PROVIDED MATERIAL START

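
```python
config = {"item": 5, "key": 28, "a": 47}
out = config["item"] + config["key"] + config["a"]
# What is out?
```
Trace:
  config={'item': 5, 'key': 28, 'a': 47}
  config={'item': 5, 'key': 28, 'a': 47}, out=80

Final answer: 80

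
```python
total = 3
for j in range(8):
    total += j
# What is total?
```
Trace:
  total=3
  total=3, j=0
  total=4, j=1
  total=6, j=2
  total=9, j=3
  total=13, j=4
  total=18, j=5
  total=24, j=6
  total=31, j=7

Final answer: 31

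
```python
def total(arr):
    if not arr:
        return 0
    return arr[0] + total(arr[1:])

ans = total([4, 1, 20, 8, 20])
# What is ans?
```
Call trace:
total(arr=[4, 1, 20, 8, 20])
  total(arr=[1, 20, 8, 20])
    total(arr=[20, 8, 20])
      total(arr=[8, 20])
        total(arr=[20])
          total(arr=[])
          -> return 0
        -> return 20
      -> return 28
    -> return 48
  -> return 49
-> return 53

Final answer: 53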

PROVIDED MATERIAL END

# DESCRIPTION OF THE TASK
Write the records out again. Keep every line exactly as it is.

# WRITTEN RESPONSE
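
```python
config = {"item": 5, "key": 28, "a": 47}
out = config["item"] + config["key"] + config["a"]
# What is out?
```
Trace:
  config={'item': 5, 'key': 28, 'a': 47}
  config={'item': 5, 'key': 28, 'a': 47}, out=80

Final answer: 80

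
```python
total = 3
for j in range(8):
    total += j
# What is total?
```
Trace:
  total=3
  total=3, j=0
  total=4, j=1
  total=6, j=2
  total=9, j=3
  total=13, j=4
  total=18, j=5
  total=24, j=6
  total=31, j=7

Final answer: 31

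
```python
def total(arr):
    if not arr:
        return 0
    return arr[0] + total(arr[1:])

ans = total([4, 1, 20, 8, 20])
# What is ans?
```
Call trace:
total(arr=[4, 1, 20, 8, 20])
  total(arr=[1, 20, 8, 20])
    total(arr=[20, 8, 20])
      total(arr=[8, 20])
        total(arr=[20])
          total(arr=[])
          -> return 0
        -> return 20
      -> return 28
    -> return 48
  -> return 49
-> return 53

Final answer: 53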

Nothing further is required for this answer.